DATA: Begin

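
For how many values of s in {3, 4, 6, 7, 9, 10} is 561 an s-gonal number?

2

s = 3: P(3, 33) = 561. ✓
s = 4: P(4, 23) = 529 and P(4, 24) = 576; 561 is not s-gonal.
s = 6: P(6, 17) = 561. ✓
s = 7: P(7, 15) = 540 and P(7, 16) = 616; 561 is not s-gonal.
s = 9: P(9, 13) = 559 and P(9, 14) = 651; 561 is not s-gonal.
s = 10: P(10, 12) = 540 and P(10, 13) = 637; 561 is not s-gonal.
Hits: s ∈ {3, 6} → 2.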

DATA: End

» **EXERCISE INSTRUCTIONS**
Reproduce the material above exactly; please quote every line of it.

» **RESPONSE TO THIS TASK**
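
For how many values of s in {3, 4, 6, 7, 9, 10} is 561 an s-gonal number?

2

s = 3: P(3, 33) = 561. ✓
s = 4: P(4, 23) = 529 and P(4, 24) = 576; 561 is not s-gonal.
s = 6: P(6, 17) = 561. ✓
s = 7: P(7, 15) = 540 and P(7, 16) = 616; 561 is not s-gonal.
s = 9: P(9, 13) = 559 and P(9, 14) = 651; 561 is not s-gonal.
s = 10: P(10, 12) = 540 and P(10, 13) = 637; 561 is not s-gonal.
Hits: s ∈ {3, 6} → 2.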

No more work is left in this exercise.